◆ **WHAT YOU NEED TO DO**: Lines in the listing below that contain the string "refl" are to be found and copied.

◆ **AVAILABLE DATA**:
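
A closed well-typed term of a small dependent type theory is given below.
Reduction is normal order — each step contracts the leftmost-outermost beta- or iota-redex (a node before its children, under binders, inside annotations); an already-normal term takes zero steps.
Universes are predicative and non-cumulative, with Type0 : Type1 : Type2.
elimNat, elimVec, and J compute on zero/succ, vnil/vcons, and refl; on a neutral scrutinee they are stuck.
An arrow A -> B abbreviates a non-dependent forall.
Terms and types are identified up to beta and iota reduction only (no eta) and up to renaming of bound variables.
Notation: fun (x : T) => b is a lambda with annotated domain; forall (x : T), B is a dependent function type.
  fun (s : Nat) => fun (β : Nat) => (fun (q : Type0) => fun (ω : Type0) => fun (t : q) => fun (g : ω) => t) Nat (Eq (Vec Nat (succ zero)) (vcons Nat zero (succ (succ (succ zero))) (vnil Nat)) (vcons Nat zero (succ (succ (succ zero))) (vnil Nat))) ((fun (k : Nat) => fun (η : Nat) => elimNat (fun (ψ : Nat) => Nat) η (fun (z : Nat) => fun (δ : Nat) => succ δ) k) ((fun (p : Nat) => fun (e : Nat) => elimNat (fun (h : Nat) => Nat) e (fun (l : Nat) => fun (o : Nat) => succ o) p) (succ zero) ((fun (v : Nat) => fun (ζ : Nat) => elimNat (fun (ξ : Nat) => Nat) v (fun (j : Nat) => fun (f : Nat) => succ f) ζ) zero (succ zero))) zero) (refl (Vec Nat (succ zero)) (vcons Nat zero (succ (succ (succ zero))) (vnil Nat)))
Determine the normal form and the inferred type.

reduced normal form:
  fun (s : Nat) => fun (β : Nat) => succ (succ zero)
type:
  Nat -> Nat -> Nat
observation: reduction starts at a beta-redex, and 25 normal-order steps reach the normal form.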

◆ **FINAL ANSWER**:
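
elimNat, elimVec, and J compute on zero/succ, vnil/vcons, and refl; on a neutral scrutinee they are stuck.
  fun (s : Nat) => fun (β : Nat) => (fun (q : Type0) => fun (ω : Type0) => fun (t : q) => fun (g : ω) => t) Nat (Eq (Vec Nat (succ zero)) (vcons Nat zero (succ (succ (succ zero))) (vnil Nat)) (vcons Nat zero (succ (succ (succ zero))) (vnil Nat))) ((fun (k : Nat) => fun (η : Nat) => elimNat (fun (ψ : Nat) => Nat) η (fun (z : Nat) => fun (δ : Nat) => succ δ) k) ((fun (p : Nat) => fun (e : Nat) => elimNat (fun (h : Nat) => Nat) e (fun (l : Nat) => fun (o : Nat) => succ o) p) (succ zero) ((fun (v : Nat) => fun (ζ : Nat) => elimNat (fun (ξ : Nat) => Nat) v (fun (j : Nat) => fun (f : Nat) => succ f) ζ) zero (succ zero))) zero) (refl (Vec Nat (succ zero)) (vcons Nat zero (succ (succ (succ zero))) (vnil Nat)))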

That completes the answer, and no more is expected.